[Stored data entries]
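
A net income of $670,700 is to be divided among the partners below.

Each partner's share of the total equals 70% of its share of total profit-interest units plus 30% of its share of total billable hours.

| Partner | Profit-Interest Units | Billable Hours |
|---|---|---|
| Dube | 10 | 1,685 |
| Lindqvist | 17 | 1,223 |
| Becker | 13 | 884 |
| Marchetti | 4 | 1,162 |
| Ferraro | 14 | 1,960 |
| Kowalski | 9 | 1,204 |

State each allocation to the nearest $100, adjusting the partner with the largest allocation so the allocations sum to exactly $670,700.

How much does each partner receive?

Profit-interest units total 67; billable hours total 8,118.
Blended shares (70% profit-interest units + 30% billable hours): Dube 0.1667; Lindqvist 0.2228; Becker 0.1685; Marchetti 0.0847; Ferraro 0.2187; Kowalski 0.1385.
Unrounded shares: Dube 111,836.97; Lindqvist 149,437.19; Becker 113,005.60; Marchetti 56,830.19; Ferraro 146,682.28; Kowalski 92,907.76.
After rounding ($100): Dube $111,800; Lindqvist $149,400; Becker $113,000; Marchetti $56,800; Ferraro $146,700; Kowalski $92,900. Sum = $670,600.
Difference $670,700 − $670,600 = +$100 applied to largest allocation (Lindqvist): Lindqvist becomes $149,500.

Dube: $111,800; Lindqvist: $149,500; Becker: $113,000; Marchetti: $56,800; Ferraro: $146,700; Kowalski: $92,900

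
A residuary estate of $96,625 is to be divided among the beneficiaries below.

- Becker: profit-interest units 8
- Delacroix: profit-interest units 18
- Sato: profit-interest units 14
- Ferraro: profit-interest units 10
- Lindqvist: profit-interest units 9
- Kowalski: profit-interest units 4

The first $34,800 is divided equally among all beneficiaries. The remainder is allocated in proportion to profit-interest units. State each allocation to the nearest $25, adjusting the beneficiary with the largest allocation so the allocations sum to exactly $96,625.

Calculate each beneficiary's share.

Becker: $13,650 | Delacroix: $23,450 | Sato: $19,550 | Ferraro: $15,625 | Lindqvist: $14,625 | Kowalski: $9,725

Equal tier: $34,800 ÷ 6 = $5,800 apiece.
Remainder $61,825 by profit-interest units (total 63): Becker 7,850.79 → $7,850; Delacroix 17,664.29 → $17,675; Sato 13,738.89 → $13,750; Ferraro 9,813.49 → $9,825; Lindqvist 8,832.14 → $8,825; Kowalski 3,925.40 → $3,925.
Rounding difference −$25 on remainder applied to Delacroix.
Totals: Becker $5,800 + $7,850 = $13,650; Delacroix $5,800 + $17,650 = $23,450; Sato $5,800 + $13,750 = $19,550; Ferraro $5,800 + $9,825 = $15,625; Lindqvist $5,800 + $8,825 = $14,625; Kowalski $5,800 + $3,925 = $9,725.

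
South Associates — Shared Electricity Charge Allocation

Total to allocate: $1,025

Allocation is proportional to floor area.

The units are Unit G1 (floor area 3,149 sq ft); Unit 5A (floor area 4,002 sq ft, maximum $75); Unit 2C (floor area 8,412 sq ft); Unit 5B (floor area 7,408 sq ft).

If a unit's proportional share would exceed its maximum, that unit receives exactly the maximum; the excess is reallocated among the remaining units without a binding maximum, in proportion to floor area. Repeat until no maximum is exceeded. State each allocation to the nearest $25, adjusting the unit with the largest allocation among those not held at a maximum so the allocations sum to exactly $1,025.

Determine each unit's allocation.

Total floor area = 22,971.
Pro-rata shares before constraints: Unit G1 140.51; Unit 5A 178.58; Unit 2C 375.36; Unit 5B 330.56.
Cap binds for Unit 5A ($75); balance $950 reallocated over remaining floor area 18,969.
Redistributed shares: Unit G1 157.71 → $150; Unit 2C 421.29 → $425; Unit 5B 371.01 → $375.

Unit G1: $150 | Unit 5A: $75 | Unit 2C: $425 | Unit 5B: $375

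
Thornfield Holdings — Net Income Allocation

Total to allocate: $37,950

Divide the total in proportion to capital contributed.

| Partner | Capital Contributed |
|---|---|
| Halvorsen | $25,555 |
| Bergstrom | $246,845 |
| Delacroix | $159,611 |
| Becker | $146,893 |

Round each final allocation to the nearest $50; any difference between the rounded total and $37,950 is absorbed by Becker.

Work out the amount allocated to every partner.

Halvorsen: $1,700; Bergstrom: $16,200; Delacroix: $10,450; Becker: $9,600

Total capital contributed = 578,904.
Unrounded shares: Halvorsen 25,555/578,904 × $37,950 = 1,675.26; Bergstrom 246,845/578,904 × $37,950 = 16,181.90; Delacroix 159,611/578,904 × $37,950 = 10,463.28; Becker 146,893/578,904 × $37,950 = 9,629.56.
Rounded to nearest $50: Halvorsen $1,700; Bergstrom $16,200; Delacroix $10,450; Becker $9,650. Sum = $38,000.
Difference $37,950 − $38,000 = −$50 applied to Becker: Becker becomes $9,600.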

...

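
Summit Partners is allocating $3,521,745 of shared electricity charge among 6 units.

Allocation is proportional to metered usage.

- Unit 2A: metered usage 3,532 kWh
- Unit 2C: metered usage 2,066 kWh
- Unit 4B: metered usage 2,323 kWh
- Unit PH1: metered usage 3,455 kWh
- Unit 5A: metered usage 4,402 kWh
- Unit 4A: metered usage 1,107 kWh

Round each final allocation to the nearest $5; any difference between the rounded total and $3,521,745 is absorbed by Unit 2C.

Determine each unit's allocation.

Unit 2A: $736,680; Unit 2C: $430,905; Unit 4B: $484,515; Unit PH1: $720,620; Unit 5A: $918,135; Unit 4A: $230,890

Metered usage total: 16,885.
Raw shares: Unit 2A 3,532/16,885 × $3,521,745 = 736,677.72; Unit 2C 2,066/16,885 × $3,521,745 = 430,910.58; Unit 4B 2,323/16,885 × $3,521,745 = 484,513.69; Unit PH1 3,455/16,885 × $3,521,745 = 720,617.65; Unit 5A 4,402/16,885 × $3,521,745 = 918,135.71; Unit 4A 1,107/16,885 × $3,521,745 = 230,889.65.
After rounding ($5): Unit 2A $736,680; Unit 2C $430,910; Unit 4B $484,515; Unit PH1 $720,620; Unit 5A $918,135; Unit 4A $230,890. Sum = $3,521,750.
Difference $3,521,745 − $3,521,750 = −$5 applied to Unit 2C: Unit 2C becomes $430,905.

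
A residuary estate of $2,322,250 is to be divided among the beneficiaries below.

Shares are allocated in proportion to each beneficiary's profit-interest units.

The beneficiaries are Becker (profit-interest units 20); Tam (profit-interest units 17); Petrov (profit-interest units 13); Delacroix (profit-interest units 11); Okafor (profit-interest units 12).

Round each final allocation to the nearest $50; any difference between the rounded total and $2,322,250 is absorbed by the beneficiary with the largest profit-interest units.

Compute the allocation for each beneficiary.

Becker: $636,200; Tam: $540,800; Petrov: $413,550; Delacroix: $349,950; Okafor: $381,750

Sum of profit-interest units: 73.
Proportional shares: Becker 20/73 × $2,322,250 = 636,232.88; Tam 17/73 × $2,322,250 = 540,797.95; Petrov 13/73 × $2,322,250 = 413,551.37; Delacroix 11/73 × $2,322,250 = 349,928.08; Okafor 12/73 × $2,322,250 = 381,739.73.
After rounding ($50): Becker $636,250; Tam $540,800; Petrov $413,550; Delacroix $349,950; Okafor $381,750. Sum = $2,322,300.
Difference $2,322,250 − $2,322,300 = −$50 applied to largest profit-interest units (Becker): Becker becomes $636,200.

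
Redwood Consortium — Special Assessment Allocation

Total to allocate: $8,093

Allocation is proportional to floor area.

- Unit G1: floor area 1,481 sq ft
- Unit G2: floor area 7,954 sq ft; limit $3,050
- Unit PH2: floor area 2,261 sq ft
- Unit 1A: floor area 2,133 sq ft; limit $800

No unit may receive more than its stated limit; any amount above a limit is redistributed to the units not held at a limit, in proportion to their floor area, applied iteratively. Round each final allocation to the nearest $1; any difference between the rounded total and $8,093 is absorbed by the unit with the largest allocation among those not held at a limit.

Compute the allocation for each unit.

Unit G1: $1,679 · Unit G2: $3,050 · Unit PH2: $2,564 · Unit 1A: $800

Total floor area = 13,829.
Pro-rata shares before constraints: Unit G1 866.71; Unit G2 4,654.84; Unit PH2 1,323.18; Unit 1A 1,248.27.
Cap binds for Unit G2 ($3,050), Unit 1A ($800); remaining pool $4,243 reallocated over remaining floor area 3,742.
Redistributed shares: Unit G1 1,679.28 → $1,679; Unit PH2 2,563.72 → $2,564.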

* * *

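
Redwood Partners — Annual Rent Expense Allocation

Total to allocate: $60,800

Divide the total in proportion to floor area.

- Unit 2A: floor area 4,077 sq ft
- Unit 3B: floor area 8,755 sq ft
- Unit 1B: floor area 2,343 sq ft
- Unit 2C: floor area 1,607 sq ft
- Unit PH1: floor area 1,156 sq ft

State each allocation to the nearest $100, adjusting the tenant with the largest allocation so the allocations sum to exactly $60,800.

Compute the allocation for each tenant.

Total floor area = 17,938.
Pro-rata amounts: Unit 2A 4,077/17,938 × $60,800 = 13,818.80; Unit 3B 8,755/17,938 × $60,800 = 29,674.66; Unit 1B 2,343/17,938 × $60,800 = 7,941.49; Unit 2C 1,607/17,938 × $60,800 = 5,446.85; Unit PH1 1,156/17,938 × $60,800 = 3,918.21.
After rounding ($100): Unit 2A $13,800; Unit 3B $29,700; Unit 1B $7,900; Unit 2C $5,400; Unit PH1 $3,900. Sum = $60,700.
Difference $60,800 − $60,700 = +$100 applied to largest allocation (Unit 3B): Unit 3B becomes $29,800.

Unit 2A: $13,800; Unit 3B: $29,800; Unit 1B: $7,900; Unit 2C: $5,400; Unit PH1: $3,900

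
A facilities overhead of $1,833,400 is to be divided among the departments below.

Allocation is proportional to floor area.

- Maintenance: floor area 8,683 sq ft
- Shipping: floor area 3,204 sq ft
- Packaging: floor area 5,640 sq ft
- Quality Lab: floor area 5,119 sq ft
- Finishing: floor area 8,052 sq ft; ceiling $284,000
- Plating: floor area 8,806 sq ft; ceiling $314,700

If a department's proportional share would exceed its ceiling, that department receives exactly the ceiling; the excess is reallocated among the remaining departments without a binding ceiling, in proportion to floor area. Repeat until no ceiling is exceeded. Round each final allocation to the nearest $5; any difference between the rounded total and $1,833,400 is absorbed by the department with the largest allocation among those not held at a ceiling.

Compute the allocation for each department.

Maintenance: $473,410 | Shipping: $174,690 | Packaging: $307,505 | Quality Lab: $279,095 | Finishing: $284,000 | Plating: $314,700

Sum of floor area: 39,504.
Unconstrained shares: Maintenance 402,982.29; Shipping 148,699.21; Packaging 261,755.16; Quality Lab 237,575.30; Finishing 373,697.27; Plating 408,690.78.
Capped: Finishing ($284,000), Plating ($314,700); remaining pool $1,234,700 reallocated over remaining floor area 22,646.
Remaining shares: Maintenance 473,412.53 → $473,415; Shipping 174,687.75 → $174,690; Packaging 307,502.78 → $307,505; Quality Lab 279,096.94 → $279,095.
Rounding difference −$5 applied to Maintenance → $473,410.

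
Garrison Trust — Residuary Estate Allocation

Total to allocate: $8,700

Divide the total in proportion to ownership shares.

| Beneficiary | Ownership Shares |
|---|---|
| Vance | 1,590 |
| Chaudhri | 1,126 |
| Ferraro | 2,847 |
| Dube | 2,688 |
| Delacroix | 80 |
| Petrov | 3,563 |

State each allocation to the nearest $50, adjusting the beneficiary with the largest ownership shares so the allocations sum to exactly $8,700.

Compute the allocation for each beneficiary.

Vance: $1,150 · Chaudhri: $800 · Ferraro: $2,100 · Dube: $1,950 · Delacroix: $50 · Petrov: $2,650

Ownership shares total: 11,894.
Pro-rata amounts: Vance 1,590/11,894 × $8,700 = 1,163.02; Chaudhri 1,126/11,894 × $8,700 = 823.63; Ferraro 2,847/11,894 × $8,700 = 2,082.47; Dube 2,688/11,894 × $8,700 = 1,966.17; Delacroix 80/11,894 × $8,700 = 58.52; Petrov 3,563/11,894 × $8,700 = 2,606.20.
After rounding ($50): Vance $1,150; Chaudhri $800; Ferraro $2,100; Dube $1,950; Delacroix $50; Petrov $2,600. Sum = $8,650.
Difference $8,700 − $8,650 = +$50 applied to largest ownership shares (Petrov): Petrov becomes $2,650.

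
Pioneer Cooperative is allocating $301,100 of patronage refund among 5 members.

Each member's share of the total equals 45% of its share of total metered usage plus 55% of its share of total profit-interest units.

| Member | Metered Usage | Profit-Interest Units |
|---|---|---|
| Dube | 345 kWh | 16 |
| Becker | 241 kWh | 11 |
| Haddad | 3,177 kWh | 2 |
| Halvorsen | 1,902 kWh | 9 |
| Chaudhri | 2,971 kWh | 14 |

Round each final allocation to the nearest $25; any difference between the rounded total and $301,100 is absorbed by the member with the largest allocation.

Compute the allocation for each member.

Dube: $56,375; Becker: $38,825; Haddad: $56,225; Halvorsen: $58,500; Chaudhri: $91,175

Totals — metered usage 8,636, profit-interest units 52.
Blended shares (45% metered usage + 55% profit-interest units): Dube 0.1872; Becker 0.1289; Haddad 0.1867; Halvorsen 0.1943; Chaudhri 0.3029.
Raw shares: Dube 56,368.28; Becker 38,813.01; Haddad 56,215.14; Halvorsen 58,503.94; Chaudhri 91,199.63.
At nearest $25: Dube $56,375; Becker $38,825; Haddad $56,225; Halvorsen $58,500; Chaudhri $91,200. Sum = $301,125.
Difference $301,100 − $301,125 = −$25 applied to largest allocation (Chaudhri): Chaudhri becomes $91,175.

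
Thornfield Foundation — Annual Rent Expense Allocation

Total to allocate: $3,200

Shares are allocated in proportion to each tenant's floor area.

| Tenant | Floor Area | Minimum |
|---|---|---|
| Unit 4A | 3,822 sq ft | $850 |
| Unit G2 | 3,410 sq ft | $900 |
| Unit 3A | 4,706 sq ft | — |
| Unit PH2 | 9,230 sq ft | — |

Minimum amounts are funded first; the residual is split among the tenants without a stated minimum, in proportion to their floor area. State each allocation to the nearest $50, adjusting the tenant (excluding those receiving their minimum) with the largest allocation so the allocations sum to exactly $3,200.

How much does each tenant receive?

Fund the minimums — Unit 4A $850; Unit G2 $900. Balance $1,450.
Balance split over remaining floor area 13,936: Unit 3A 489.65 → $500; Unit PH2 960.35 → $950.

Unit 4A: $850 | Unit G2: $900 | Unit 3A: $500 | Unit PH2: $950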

> PROBLEM REQUIREMENTS: Copy out, word for word, the part of the entries above that begins at the line with "- Delacroix: profit-interest units 18" and ends at the line with "The first $34,800", including both.

> EXERCISE SOLUTION:
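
- Delacroix: profit-interest units 18
- Sato: profit-interest units 14
- Ferraro: profit-interest units 10
- Lindqvist: profit-interest units 9
- Kowalski: profit-interest units 4

The first $34,800 is divided equally among all beneficiaries. The remainder is allocated in proportion to profit-interest units. State each allocation to the nearest $25, adjusting the beneficiary with the largest allocation so the allocations sum to exactly $96,625.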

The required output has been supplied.